━━━━━ PROVIDED RECORDS ━━━━━

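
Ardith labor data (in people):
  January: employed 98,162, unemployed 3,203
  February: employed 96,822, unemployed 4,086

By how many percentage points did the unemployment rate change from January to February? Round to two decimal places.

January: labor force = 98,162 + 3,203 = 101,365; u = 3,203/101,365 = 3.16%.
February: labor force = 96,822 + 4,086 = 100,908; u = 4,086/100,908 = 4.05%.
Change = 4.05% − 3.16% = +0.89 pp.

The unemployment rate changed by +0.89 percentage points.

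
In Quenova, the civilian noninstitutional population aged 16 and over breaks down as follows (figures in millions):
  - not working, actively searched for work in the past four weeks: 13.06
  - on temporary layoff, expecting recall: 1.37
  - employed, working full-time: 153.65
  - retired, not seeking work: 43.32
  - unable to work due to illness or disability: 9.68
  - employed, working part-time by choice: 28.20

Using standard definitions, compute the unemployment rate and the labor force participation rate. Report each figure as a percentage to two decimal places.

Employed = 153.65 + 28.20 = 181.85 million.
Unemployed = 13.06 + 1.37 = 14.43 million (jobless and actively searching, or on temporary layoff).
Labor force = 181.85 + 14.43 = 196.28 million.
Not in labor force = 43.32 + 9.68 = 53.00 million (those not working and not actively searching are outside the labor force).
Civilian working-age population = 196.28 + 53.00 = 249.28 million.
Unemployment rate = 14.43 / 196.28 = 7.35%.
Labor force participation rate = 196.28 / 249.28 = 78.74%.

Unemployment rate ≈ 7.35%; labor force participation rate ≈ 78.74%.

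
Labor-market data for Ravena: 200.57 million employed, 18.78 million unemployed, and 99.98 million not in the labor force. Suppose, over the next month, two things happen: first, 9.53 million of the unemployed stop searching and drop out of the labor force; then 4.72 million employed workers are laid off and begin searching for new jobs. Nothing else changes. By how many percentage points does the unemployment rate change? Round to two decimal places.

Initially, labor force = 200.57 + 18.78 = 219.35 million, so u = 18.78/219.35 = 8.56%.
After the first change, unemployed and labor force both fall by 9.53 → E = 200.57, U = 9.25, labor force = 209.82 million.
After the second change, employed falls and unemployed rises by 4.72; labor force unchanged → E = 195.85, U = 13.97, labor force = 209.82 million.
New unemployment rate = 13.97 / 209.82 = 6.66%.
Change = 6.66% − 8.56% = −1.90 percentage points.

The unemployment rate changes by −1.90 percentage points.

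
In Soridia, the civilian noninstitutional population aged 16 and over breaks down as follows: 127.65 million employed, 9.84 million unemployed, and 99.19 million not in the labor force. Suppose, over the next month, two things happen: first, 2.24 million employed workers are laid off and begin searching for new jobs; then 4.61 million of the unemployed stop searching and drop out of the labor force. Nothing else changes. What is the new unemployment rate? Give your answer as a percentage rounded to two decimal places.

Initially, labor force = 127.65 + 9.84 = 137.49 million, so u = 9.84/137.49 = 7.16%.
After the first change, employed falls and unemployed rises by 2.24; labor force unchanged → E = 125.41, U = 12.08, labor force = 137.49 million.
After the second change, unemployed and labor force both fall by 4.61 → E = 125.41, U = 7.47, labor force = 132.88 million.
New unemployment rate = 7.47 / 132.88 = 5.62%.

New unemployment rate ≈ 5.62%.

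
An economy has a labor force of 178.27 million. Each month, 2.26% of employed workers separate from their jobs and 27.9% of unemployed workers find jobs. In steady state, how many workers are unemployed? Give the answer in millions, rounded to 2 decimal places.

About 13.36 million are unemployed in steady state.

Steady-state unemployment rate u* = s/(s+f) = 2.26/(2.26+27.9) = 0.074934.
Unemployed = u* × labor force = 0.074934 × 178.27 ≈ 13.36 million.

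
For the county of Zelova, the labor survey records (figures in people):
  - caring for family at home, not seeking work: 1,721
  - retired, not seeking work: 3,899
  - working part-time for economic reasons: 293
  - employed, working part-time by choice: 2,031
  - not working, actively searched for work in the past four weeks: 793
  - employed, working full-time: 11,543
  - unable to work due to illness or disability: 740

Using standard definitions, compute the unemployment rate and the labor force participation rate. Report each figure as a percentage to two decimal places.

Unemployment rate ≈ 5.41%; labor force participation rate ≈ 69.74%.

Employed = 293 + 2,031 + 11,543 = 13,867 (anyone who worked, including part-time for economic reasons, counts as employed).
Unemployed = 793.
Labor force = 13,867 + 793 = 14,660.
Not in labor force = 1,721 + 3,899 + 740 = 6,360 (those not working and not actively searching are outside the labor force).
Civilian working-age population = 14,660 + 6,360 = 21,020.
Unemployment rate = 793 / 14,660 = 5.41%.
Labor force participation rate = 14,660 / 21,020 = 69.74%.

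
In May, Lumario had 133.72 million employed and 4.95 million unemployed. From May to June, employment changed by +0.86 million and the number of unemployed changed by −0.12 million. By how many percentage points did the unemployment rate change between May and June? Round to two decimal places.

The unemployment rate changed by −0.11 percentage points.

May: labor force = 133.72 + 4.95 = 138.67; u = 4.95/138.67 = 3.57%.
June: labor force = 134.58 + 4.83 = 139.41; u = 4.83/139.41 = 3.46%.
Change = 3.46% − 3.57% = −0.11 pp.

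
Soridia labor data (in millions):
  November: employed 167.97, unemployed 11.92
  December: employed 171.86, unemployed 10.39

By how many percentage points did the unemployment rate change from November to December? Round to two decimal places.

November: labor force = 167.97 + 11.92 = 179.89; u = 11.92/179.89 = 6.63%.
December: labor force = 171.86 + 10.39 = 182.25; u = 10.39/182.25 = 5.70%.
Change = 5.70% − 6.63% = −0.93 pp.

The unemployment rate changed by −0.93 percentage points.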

━━━━━
━━━━━ PROVIDED RECORDS ━━━━━

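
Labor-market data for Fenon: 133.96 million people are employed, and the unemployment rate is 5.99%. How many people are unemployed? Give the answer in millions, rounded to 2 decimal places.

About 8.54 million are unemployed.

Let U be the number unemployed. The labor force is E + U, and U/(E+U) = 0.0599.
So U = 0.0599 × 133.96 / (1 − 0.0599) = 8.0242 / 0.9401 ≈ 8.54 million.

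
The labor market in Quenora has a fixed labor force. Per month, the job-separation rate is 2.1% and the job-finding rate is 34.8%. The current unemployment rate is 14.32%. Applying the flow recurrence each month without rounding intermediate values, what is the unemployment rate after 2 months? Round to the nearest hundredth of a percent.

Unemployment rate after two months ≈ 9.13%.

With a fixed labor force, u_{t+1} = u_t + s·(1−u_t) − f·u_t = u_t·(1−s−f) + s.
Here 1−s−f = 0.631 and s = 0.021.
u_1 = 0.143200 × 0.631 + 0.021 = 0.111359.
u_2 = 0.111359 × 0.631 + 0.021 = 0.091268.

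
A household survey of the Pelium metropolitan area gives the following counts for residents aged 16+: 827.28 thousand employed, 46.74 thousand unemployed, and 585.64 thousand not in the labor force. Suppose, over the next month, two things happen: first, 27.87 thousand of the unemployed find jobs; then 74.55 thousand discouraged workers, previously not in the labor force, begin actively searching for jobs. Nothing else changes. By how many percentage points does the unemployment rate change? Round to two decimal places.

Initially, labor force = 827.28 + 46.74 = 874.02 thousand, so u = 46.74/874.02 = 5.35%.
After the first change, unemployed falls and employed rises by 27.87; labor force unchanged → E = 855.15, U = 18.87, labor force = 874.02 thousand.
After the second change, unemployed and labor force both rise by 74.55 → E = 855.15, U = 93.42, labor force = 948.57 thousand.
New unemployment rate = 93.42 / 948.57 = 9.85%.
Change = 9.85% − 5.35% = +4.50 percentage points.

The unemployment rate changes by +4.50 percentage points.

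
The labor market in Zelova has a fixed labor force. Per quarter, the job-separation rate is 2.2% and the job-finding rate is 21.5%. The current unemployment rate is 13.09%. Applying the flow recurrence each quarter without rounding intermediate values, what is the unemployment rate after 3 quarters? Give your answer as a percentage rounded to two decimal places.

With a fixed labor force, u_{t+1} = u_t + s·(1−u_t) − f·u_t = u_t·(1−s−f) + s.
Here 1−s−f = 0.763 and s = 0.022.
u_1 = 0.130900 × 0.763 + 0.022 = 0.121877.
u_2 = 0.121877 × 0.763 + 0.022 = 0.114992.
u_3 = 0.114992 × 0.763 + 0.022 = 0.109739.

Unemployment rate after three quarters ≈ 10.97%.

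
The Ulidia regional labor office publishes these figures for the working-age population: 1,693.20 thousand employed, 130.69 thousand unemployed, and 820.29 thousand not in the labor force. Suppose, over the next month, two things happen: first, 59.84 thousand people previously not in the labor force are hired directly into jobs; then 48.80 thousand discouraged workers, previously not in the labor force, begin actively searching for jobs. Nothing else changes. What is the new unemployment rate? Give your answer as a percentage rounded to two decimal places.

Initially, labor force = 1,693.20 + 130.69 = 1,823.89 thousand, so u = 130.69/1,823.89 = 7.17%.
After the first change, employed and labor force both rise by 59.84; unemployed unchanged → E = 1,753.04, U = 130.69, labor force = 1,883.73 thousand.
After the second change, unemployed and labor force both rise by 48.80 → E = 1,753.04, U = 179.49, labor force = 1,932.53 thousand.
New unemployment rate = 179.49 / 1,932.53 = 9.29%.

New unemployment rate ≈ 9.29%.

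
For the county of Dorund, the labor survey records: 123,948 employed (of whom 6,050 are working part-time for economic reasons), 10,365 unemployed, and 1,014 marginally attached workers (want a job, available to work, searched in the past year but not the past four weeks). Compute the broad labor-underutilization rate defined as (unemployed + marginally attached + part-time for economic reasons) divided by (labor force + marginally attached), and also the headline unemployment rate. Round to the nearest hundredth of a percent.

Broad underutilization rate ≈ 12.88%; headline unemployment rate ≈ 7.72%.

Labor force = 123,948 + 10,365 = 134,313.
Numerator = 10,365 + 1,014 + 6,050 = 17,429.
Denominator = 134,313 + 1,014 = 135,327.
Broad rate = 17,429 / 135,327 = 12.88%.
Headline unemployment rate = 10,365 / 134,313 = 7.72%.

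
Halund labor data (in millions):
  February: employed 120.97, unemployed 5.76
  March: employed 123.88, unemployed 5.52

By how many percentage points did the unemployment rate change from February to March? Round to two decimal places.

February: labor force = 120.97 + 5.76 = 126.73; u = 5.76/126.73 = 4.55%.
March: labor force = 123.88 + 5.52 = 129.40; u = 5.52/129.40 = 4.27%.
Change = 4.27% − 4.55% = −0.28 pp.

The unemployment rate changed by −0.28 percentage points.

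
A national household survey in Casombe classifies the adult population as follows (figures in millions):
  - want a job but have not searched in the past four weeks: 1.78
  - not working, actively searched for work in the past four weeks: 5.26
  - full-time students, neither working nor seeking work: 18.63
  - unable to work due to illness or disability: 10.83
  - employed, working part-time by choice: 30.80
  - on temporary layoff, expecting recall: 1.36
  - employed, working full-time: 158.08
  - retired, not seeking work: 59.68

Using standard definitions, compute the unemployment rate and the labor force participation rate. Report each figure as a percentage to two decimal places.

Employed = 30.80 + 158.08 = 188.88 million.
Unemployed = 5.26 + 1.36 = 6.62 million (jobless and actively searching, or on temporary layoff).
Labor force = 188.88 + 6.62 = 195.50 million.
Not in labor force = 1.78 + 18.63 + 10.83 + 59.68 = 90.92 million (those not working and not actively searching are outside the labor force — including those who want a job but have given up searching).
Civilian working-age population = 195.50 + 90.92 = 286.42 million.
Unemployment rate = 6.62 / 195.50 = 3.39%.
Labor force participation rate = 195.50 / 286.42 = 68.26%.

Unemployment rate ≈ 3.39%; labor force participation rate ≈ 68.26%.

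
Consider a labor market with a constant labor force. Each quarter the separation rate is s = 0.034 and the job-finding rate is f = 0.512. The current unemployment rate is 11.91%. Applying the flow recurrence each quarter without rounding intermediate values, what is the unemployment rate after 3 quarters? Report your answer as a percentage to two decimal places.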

━━━━━
━━━━━ PROVIDED RECORDS ━━━━━

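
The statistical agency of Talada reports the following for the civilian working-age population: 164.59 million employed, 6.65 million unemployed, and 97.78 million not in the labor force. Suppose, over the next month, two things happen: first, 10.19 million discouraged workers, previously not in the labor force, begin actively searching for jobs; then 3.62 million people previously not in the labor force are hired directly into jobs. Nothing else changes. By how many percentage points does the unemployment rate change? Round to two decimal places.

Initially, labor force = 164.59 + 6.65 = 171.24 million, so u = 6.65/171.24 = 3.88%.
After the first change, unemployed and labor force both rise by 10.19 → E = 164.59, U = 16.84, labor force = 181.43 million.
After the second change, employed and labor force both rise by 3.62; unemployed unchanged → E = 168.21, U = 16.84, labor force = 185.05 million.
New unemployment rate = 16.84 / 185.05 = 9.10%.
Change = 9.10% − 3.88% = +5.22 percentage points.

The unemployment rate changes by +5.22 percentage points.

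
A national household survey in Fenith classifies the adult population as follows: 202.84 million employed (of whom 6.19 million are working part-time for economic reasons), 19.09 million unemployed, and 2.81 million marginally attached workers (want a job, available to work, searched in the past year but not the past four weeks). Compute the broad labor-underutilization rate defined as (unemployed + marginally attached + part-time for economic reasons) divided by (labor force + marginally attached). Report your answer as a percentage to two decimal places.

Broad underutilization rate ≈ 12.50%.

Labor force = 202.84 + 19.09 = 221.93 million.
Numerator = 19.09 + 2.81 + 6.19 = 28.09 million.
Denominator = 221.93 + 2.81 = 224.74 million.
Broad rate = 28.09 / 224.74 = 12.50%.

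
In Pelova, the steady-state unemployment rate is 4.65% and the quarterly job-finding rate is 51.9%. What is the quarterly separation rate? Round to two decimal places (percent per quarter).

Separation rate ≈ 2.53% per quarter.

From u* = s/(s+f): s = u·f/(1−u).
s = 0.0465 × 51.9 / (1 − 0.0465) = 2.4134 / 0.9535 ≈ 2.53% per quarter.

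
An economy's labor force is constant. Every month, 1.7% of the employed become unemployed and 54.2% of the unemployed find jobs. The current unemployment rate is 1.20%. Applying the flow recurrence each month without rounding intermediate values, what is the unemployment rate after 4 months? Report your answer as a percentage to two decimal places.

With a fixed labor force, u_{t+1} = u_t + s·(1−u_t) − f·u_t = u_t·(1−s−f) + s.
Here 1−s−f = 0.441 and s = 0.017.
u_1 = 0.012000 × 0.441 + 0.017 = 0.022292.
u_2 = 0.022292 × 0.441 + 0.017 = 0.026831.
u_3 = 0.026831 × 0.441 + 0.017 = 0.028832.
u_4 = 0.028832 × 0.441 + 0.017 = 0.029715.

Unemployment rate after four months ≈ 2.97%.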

━━━━━

I'd like the lines above from the one with "four weeks: 5.26" up to and including the one with "- on temporary layoff, expecting recall: 1.36" copied exactly, with no other lines.

EXERCISE RESPONSE>
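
  - not working, actively searched for work in the past four weeks: 5.26
  - full-time students, neither working nor seeking work: 18.63
  - unable to work due to illness or disability: 10.83
  - employed, working part-time by choice: 30.80
  - on temporary layoff, expecting recall: 1.36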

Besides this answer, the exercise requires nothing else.